-- Opening Marker --
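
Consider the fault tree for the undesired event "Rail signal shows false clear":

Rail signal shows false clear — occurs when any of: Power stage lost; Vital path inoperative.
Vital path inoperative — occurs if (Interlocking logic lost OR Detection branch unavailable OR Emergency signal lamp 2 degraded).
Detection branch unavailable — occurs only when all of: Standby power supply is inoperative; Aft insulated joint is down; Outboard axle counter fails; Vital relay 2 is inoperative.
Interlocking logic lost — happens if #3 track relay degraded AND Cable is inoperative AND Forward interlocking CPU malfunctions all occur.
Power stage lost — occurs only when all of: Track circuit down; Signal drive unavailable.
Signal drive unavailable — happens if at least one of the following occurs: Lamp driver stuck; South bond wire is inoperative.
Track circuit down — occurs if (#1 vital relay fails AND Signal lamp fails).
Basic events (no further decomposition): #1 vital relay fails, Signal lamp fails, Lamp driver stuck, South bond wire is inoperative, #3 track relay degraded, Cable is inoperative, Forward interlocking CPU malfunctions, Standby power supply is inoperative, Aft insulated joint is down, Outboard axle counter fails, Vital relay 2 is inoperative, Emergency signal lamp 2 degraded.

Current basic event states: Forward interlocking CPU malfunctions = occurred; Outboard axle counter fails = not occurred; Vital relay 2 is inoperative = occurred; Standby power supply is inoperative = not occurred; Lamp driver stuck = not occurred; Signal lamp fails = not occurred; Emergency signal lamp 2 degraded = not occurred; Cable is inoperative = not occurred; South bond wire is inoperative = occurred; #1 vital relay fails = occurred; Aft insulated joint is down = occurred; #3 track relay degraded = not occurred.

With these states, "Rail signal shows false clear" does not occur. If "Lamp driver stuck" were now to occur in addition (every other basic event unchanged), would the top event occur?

Counterfactual: set "Lamp driver stuck" to occurred.
Track circuit down [AND]: #1 vital relay fails=occurs, Signal lamp fails=not → not all inputs occur → does not occur.
Signal drive unavailable [OR]: Lamp driver stuck=occurs, South bond wire is inoperative=occurs → at least one input occurs → occurs.
Power stage lost [AND]: Track circuit down=not, Signal drive unavailable=occurs → not all inputs occur → does not occur.
Interlocking logic lost [AND]: #3 track relay degraded=not, Cable is inoperative=not, Forward interlocking CPU malfunctions=occurs → not all inputs occur → does not occur.
Detection branch unavailable [AND]: Standby power supply is inoperative=not, Aft insulated joint is down=occurs, Outboard axle counter fails=not, Vital relay 2 is inoperative=occurs → not all inputs occur → does not occur.
Vital path inoperative [OR]: Interlocking logic lost=not, Detection branch unavailable=not, Emergency signal lamp 2 degraded=not → no input occurs → does not occur.
Rail signal shows false clear [OR]: Power stage lost=not, Vital path inoperative=not → no input occurs → does not occur.

No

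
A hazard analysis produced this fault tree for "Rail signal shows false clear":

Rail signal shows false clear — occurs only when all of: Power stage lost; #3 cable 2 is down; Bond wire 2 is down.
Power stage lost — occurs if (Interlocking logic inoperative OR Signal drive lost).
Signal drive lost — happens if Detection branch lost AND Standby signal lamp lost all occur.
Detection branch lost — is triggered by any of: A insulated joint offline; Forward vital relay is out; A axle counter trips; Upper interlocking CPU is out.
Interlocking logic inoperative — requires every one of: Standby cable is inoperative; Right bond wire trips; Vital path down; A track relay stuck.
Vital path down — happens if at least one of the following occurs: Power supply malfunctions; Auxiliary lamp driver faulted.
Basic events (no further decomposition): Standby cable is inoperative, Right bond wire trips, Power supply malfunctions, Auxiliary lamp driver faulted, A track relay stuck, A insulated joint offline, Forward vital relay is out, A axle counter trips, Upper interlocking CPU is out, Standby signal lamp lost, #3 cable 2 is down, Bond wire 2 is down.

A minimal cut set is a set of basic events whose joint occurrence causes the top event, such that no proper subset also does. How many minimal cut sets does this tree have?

6

Vital path down [OR]: union of children's cut sets → 2 cut set(s).
Interlocking logic inoperative [AND]: one cut set from each child combined → 1 × 1 × 2 × 1 = 2 cut set(s).
Detection branch lost [OR]: union of children's cut sets → 4 cut set(s).
Signal drive lost [AND]: one cut set from each child combined → 4 × 1 = 4 cut set(s).
Power stage lost [OR]: union of children's cut sets → 6 cut set(s).
Rail signal shows false clear [AND]: one cut set from each child combined → 6 × 1 × 1 = 6 cut set(s).
Minimal cut sets: {#3 cable 2 is down, A track relay stuck, Bond wire 2 is down, Power supply malfunctions, Right bond wire trips, Standby cable is inoperative}; {#3 cable 2 is down, A track relay stuck, Auxiliary lamp driver faulted, Bond wire 2 is down, Right bond wire trips, Standby cable is inoperative}; {#3 cable 2 is down, A insulated joint offline, Bond wire 2 is down, Standby signal lamp lost}; {#3 cable 2 is down, Bond wire 2 is down, Forward vital relay is out, Standby signal lamp lost}; {#3 cable 2 is down, A axle counter trips, Bond wire 2 is down, Standby signal lamp lost}; {#3 cable 2 is down, Bond wire 2 is down, Standby signal lamp lost, Upper interlocking CPU is out}.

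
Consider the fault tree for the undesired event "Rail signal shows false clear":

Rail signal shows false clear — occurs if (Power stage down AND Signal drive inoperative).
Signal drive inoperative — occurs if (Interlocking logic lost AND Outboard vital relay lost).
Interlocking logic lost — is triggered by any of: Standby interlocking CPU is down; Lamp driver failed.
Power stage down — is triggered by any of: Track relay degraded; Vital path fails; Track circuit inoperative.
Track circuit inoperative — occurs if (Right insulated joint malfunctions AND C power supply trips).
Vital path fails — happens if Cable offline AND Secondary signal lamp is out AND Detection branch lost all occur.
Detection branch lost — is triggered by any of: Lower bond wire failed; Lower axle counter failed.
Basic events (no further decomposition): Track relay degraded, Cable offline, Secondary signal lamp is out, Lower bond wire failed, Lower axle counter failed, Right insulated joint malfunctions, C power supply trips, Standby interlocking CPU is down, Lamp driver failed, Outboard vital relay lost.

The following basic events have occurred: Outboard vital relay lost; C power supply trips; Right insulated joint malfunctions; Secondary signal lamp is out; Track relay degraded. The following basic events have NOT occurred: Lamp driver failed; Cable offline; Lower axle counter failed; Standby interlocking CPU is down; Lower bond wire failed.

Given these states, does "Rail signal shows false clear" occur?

Detection branch lost [OR]: Lower bond wire failed=not, Lower axle counter failed=not → no input occurs → does not occur.
Vital path fails [AND]: Cable offline=not, Secondary signal lamp is out=occurs, Detection branch lost=not → not all inputs occur → does not occur.
Track circuit inoperative [AND]: Right insulated joint malfunctions=occurs, C power supply trips=occurs → all inputs occur → occurs.
Power stage down [OR]: Track relay degraded=occurs, Vital path fails=not, Track circuit inoperative=occurs → at least one input occurs → occurs.
Interlocking logic lost [OR]: Standby interlocking CPU is down=not, Lamp driver failed=not → no input occurs → does not occur.
Signal drive inoperative [AND]: Interlocking logic lost=not, Outboard vital relay lost=occurs → not all inputs occur → does not occur.
Rail signal shows false clear [AND]: Power stage down=occurs, Signal drive inoperative=not → not all inputs occur → does not occur.

No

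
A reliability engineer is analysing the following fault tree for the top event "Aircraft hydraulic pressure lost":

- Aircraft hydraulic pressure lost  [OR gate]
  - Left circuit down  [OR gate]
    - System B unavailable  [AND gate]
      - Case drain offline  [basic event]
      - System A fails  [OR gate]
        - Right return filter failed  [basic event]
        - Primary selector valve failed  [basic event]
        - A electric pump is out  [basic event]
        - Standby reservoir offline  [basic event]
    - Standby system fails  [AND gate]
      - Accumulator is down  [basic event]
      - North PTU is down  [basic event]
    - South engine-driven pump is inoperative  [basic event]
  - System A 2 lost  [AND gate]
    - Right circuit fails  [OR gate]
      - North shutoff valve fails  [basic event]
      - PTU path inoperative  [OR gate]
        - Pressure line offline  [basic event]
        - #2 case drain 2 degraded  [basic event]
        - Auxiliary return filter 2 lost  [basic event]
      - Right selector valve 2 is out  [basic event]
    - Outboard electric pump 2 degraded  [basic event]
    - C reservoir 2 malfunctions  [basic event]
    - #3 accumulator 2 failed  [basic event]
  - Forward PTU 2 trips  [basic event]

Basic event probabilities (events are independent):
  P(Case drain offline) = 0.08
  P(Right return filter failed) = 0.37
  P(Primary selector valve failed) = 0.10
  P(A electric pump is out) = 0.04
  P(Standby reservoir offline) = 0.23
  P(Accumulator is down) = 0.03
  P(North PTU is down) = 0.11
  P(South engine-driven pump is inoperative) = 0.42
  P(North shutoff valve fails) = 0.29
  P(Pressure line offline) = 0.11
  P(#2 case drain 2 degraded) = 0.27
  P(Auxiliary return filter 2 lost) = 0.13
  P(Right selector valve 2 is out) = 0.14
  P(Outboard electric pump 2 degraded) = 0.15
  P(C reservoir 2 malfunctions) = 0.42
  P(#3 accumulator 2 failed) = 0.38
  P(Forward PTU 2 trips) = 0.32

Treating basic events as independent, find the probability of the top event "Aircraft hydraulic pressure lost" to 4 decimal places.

P(System A fails) [OR] = 1 − (1−0.37) × (1−0.10) × (1−0.04) × (1−0.23) = 0.580874
P(System B unavailable) [AND] = 0.08 × 0.580874 = 0.046470
P(Standby system fails) [AND] = 0.03 × 0.11 = 0.003300
P(Left circuit down) [OR] = 1 − (1−0.046470) × (1−0.003300) × (1−0.42) = 0.448778
P(PTU path inoperative) [OR] = 1 − (1−0.11) × (1−0.27) × (1−0.13) = 0.434761
P(Right circuit fails) [OR] = 1 − (1−0.29) × (1−0.434761) × (1−0.14) = 0.654865
P(System A 2 lost) [AND] = 0.654865 × 0.15 × 0.42 × 0.38 = 0.015677
P(Aircraft hydraulic pressure lost) [OR] = 1 − (1−0.448778) × (1−0.015677) × (1−0.32) = 0.631045
Rounded to 4 decimal places: P(Aircraft hydraulic pressure lost) ≈ 0.6310.

0.6310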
-- Closing Marker --
Transcribe exactly, and only, the lines from the one bearing "P(Auxiliary return filter 2 lost) = 0.13" through the last line of the entries, counting both.

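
  P(Auxiliary return filter 2 lost) = 0.13
  P(Right selector valve 2 is out) = 0.14
  P(Outboard electric pump 2 degraded) = 0.15
  P(C reservoir 2 malfunctions) = 0.42
  P(#3 accumulator 2 failed) = 0.38
  P(Forward PTU 2 trips) = 0.32

Treating basic events as independent, find the probability of the top event "Aircraft hydraulic pressure lost" to 4 decimal places.

P(System A fails) [OR] = 1 − (1−0.37) × (1−0.10) × (1−0.04) × (1−0.23) = 0.580874
P(System B unavailable) [AND] = 0.08 × 0.580874 = 0.046470
P(Standby system fails) [AND] = 0.03 × 0.11 = 0.003300
P(Left circuit down) [OR] = 1 − (1−0.046470) × (1−0.003300) × (1−0.42) = 0.448778
P(PTU path inoperative) [OR] = 1 − (1−0.11) × (1−0.27) × (1−0.13) = 0.434761
P(Right circuit fails) [OR] = 1 − (1−0.29) × (1−0.434761) × (1−0.14) = 0.654865
P(System A 2 lost) [AND] = 0.654865 × 0.15 × 0.42 × 0.38 = 0.015677
P(Aircraft hydraulic pressure lost) [OR] = 1 − (1−0.448778) × (1−0.015677) × (1−0.32) = 0.631045
Rounded to 4 decimal places: P(Aircraft hydraulic pressure lost) ≈ 0.6310.

0.6310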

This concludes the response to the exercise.